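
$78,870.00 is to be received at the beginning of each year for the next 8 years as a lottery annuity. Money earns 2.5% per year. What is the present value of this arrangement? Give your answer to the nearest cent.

$579,646.44

This is an annuity due: 8 payments of $78,870.00 at the beginning of each year.
Periodic rate r = 0.025 per year.
PV = PMT × [(1 − (1+r)^−n)/r] × (1+r) = 78,870 × [1 − (1+r)^−8] / r × (1+r) = $579,646.44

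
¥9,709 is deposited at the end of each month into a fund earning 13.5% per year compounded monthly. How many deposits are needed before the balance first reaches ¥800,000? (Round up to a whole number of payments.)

59 payments

Periodic rate r = 0.135/12 per month; n is counted in months.
Ordinary annuity FV: 800,000 = 9,709 × [((1+r)^n − 1)/r].
(1+r)^n = 1 + 800,000 × r / 9,709, so n = ln(1 + 800,000·r/9,709) / ln(1+r) = 58.63.
Round up to a whole number of payments: n = 59.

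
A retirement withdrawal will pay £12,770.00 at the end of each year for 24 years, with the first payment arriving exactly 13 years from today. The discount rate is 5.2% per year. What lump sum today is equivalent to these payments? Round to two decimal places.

£94,065.92

Ordinary annuity of 24 payments, first payment at period 13.
Periodic rate r = 0.052 per year.
The ordinary-annuity PV formula values the stream one period before the first payment (period 12); discount that back 12 periods:
PV₀ = 12,770 × [1 − (1+r)^−24] / r × (1+r)^−12 = £94,065.92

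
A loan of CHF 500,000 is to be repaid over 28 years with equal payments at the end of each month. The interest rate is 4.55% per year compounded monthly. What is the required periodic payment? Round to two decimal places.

Level ordinary annuity; solve PV = PMT × [(1 − (1+r)^−n)/r] for PMT.
Periodic rate r = 0.0455/12 per month; n is counted in months.
With n = 336: PMT = 500,000 / ([(1 − (1+r)^−n)/r]) = CHF 2,634.51

CHF 2,634.51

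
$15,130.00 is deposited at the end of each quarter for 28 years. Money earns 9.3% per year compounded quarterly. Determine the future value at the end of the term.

This is an ordinary annuity: 112 deposits of $15,130.00 at the end of each quarter.
Periodic rate r = 0.093/4 per quarter; n is counted in quarters.
FV = PMT × [((1+r)^n − 1)/r] = 15,130 × [(1+r)^112 − 1] / r = $7,887,565.64

$7,887,565.64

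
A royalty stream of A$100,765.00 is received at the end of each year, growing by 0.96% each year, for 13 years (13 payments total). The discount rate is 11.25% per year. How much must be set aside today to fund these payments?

Periodic rate r = 0.1125 per year.
Growing ordinary annuity: PV = PMT₁ × [1 − ((1+g)/(1+r))^n] / (r − g) = 100,765 × [1 − ((1+0.0096)/(1+r))^13] / (r − 0.0096) = A$701,960.86.

A$701,960.86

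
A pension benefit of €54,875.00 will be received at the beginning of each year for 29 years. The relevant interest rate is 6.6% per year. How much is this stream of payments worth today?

€747,437.86

This is an annuity due: 29 payments of €54,875.00 at the beginning of each year.
Periodic rate r = 0.066 per year.
PV = PMT × [(1 − (1+r)^−n)/r] × (1+r) = 54,875 × [1 − (1+r)^−29] / r × (1+r) = €747,437.86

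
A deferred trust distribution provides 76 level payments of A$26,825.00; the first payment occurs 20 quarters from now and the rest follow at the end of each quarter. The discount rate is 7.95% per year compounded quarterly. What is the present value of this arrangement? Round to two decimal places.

Ordinary annuity of 76 payments, first payment at period 20.
Periodic rate r = 0.0795/4 per quarter; n is counted in quarters.
The ordinary-annuity PV formula values the stream one period before the first payment (period 19); discount that back 19 periods:
PV₀ = 26,825 × [1 − (1+r)^−76] / r × (1+r)^−19 = A$720,525.22

A$720,525.22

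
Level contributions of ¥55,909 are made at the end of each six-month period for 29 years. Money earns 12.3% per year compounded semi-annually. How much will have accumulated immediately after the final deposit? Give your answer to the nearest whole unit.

This is an ordinary annuity: 58 deposits of ¥55,909 at the end of each six-month period.
Periodic rate r = 0.123/2 per half-year; n is counted in half-years.
FV = PMT × [((1+r)^n − 1)/r] = 55,909 × [(1+r)^58 − 1] / r = ¥28,062,113

¥28,062,113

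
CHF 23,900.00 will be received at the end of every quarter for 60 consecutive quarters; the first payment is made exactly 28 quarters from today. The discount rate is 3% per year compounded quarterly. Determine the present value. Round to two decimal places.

CHF 940,997.53

Ordinary annuity of 60 payments, first payment at period 28.
Periodic rate r = 0.03/4 per quarter; n is counted in quarters.
The ordinary-annuity PV formula values the stream one period before the first payment (period 27); discount that back 27 periods:
PV₀ = 23,900 × [1 − (1+r)^−60] / r × (1+r)^−27 = CHF 940,997.53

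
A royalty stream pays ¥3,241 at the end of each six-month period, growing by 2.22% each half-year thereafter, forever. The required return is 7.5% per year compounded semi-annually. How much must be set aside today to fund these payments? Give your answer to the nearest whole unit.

¥211,830

Periodic rate r = 0.075/2 per half-year.
Growing perpetuity (Gordon): PV = PMT₁ / (r − g) = 3,241 / (r − 0.0222) = ¥211,830.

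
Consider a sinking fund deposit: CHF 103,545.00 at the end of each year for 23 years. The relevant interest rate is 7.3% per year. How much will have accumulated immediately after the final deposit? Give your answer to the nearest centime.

CHF 5,752,908.15

This is an ordinary annuity: 23 deposits of CHF 103,545.00 at the end of each year.
Periodic rate r = 0.073 per year.
FV = PMT × [((1+r)^n − 1)/r] = 103,545 × [(1+r)^23 − 1] / r = CHF 5,752,908.15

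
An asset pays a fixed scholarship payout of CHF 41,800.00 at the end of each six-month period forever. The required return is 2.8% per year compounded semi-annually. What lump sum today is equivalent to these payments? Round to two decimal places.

Periodic rate r = 0.028/2 per half-year.
Level perpetuity: PV = PMT / r = 41,800 / (0.028/2) = CHF 2,985,714.29.

CHF 2,985,714.29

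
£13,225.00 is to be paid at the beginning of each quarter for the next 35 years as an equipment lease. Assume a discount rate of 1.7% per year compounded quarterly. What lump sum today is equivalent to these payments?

This is an annuity due: 140 payments of £13,225.00 at the beginning of each quarter.
Periodic rate r = 0.017/4 per quarter; n is counted in quarters.
PV = PMT × [(1 − (1+r)^−n)/r] × (1+r) = 13,225 × [1 − (1+r)^−140] / r × (1+r) = £1,399,187.84

£1,399,187.84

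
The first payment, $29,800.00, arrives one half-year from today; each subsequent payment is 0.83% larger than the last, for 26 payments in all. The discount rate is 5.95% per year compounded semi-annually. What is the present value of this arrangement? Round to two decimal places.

Periodic rate r = 0.0595/2 per half-year; n is counted in half-years.
Growing ordinary annuity: PV = PMT₁ × [1 − ((1+g)/(1+r))^n] / (r − g) = 29,800 × [1 − ((1+0.0083)/(1+r))^26] / (r − 0.0083) = $585,573.45.

$585,573.45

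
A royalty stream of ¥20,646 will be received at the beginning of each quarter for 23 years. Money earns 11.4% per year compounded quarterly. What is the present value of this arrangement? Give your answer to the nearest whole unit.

¥688,911

This is an annuity due: 92 payments of ¥20,646 at the beginning of each quarter.
Periodic rate r = 0.114/4 per quarter; n is counted in quarters.
PV = PMT × [(1 − (1+r)^−n)/r] × (1+r) = 20,646 × [1 − (1+r)^−92] / r × (1+r) = ¥688,911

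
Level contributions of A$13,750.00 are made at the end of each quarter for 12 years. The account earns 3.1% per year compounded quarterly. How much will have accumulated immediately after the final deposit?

This is an ordinary annuity: 48 deposits of A$13,750.00 at the end of each quarter.
Periodic rate r = 0.031/4 per quarter; n is counted in quarters.
FV = PMT × [((1+r)^n − 1)/r] = 13,750 × [(1+r)^48 − 1] / r = A$795,821.84

A$795,821.84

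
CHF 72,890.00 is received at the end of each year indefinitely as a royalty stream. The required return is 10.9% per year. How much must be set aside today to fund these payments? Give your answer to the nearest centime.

CHF 668,715.60

Periodic rate r = 0.109 per year.
Level perpetuity: PV = PMT / r = 72,890 / (0.109) = CHF 668,715.60.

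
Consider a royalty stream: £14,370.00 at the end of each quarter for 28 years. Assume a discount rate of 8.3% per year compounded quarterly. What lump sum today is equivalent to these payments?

£623,112.91

This is an ordinary annuity: 112 payments of £14,370.00 at the end of each quarter.
Periodic rate r = 0.083/4 per quarter; n is counted in quarters.
PV = PMT × [(1 − (1+r)^−n)/r] = 14,370 × [1 − (1+r)^−112] / r = £623,112.91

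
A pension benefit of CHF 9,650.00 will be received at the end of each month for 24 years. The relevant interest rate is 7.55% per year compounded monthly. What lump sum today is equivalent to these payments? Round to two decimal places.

This is an ordinary annuity: 288 payments of CHF 9,650.00 at the end of each month.
Periodic rate r = 0.0755/12 per month; n is counted in months.
PV = PMT × [(1 − (1+r)^−n)/r] = 9,650 × [1 − (1+r)^−288] / r = CHF 1,281,841.72

CHF 1,281,841.72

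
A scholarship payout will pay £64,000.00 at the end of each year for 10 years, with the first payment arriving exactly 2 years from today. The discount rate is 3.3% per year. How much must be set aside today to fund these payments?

Ordinary annuity of 10 payments, first payment at period 2.
Periodic rate r = 0.033 per year.
The ordinary-annuity PV formula values the stream one period before the first payment (period 1); discount that back 1 periods:
PV₀ = 64,000 × [1 − (1+r)^−10] / r × (1+r)^−1 = £520,492.68

£520,492.68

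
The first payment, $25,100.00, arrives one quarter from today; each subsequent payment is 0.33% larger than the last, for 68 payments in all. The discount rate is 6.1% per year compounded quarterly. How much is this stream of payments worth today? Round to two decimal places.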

------------

▶ _What is required_:
Set down exactly the lines of the listing above, from the line holding "A scholarship payout" through its last line, with nothing added.

▶ _Task solution_:
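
A scholarship payout will pay £64,000.00 at the end of each year for 10 years, with the first payment arriving exactly 2 years from today. The discount rate is 3.3% per year. How much must be set aside today to fund these payments?

Ordinary annuity of 10 payments, first payment at period 2.
Periodic rate r = 0.033 per year.
The ordinary-annuity PV formula values the stream one period before the first payment (period 1); discount that back 1 periods:
PV₀ = 64,000 × [1 − (1+r)^−10] / r × (1+r)^−1 = £520,492.68

£520,492.68

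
The first payment, $25,100.00, arrives one quarter from today; each subsequent payment is 0.33% larger than the last, for 68 payments in all. The discount rate is 6.1% per year compounded quarterly. How much is this stream of payments worth today? Round to two decimal places.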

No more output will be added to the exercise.